### INSTRUCTIONS FOR THE TASK
Exactly and only the lines from the one with "The errors from" through the end of the listing are to be transcribed, both ends included.

### EXTRACTED RECORDS

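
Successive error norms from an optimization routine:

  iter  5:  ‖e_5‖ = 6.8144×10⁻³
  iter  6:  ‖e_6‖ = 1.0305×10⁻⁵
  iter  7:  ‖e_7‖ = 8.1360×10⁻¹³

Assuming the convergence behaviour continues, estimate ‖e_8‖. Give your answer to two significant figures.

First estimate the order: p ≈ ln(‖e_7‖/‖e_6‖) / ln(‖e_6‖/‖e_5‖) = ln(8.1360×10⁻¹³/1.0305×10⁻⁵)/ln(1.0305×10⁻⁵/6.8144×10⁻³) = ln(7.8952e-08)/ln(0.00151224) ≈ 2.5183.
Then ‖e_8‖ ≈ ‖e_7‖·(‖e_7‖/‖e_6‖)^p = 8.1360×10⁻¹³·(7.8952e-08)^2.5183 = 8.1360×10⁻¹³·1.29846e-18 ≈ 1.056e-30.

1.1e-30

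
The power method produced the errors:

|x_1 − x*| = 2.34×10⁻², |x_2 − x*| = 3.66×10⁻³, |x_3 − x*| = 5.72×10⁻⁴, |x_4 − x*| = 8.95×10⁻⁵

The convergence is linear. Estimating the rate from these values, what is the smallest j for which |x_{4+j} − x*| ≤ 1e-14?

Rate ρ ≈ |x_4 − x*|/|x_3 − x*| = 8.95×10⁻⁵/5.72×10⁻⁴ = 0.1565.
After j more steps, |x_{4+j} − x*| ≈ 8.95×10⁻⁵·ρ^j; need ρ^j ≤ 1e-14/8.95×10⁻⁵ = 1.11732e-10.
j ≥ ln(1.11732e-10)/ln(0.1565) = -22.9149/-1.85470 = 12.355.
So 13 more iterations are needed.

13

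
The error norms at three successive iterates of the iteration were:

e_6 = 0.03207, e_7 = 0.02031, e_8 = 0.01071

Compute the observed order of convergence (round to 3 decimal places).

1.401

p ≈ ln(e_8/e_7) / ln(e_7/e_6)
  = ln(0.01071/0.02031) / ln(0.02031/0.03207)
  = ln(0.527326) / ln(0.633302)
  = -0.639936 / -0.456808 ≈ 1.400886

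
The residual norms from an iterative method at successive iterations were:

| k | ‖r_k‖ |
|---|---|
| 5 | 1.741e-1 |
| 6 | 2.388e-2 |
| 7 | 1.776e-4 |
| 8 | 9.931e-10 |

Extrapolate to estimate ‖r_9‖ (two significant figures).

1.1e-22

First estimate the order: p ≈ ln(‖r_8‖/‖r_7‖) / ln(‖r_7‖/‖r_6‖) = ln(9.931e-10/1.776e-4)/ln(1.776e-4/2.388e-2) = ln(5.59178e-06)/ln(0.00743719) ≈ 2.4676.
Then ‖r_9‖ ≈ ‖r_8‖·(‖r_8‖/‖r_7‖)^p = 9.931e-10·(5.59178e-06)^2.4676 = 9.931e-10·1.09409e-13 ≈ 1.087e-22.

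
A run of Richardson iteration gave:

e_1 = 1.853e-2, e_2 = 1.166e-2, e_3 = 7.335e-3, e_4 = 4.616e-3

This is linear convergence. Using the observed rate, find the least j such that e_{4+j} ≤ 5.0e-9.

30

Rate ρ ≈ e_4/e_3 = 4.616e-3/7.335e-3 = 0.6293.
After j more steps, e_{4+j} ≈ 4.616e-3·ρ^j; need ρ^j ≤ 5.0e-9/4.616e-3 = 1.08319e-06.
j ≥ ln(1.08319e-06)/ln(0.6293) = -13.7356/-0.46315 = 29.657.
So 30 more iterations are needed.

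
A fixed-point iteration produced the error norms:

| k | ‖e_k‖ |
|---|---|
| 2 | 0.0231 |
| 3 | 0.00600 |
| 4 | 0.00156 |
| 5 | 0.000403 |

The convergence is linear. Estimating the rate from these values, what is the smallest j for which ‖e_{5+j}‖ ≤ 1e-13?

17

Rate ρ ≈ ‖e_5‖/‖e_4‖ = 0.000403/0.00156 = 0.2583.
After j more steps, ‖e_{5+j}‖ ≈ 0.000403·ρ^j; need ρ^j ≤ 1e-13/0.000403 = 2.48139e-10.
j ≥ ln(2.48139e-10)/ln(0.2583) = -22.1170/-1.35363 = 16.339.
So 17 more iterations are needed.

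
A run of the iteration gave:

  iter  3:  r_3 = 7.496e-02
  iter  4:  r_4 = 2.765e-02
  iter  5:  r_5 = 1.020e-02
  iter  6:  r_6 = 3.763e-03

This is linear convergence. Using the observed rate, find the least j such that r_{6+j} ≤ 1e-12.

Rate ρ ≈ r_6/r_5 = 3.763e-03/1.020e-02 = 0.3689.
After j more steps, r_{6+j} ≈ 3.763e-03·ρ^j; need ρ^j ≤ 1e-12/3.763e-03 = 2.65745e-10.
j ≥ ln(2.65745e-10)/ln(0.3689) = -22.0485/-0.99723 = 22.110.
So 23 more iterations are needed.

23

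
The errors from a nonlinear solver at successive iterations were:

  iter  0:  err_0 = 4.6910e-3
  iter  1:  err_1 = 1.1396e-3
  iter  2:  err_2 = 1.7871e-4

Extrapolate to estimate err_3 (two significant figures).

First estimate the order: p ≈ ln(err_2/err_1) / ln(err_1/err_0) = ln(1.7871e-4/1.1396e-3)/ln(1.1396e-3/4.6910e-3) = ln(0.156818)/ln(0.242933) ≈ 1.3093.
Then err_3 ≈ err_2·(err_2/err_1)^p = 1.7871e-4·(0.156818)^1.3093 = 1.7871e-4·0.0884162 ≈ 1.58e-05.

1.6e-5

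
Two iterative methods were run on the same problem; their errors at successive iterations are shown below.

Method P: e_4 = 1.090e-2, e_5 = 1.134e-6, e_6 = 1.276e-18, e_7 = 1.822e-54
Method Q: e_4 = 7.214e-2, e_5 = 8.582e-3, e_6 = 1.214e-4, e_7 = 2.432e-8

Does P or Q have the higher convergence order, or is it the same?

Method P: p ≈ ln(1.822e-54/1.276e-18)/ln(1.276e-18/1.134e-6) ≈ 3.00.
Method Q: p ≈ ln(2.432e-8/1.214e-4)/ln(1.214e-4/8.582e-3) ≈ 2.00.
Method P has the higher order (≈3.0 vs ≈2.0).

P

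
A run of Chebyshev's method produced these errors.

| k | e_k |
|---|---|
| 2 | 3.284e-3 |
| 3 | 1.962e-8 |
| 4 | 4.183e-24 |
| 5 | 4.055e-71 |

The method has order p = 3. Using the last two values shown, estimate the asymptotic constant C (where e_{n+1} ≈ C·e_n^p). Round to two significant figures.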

### WRITTEN ANSWER
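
The errors from a nonlinear solver at successive iterations were:

  iter  0:  err_0 = 4.6910e-3
  iter  1:  err_1 = 1.1396e-3
  iter  2:  err_2 = 1.7871e-4

Extrapolate to estimate err_3 (two significant figures).

First estimate the order: p ≈ ln(err_2/err_1) / ln(err_1/err_0) = ln(1.7871e-4/1.1396e-3)/ln(1.1396e-3/4.6910e-3) = ln(0.156818)/ln(0.242933) ≈ 1.3093.
Then err_3 ≈ err_2·(err_2/err_1)^p = 1.7871e-4·(0.156818)^1.3093 = 1.7871e-4·0.0884162 ≈ 1.58e-05.

1.6e-5

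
Two iterative methods were run on the same problem; their errors at successive iterations are shown below.

Method P: e_4 = 1.090e-2, e_5 = 1.134e-6, e_6 = 1.276e-18, e_7 = 1.822e-54
Method Q: e_4 = 7.214e-2, e_5 = 8.582e-3, e_6 = 1.214e-4, e_7 = 2.432e-8

Does P or Q have the higher convergence order, or is it the same?

Method P: p ≈ ln(1.822e-54/1.276e-18)/ln(1.276e-18/1.134e-6) ≈ 3.00.
Method Q: p ≈ ln(2.432e-8/1.214e-4)/ln(1.214e-4/8.582e-3) ≈ 2.00.
Method P has the higher order (≈3.0 vs ≈2.0).

P

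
A run of Chebyshev's method produced these errors.

| k | e_k |
|---|---|
| 2 | 3.284e-3 |
| 3 | 1.962e-8 |
| 4 | 4.183e-24 |
| 5 | 4.055e-71 |

The method has order p = 3. Using the last two values shown, estimate the asymptotic constant C (where e_{n+1} ≈ C·e_n^p). Round to two significant figures.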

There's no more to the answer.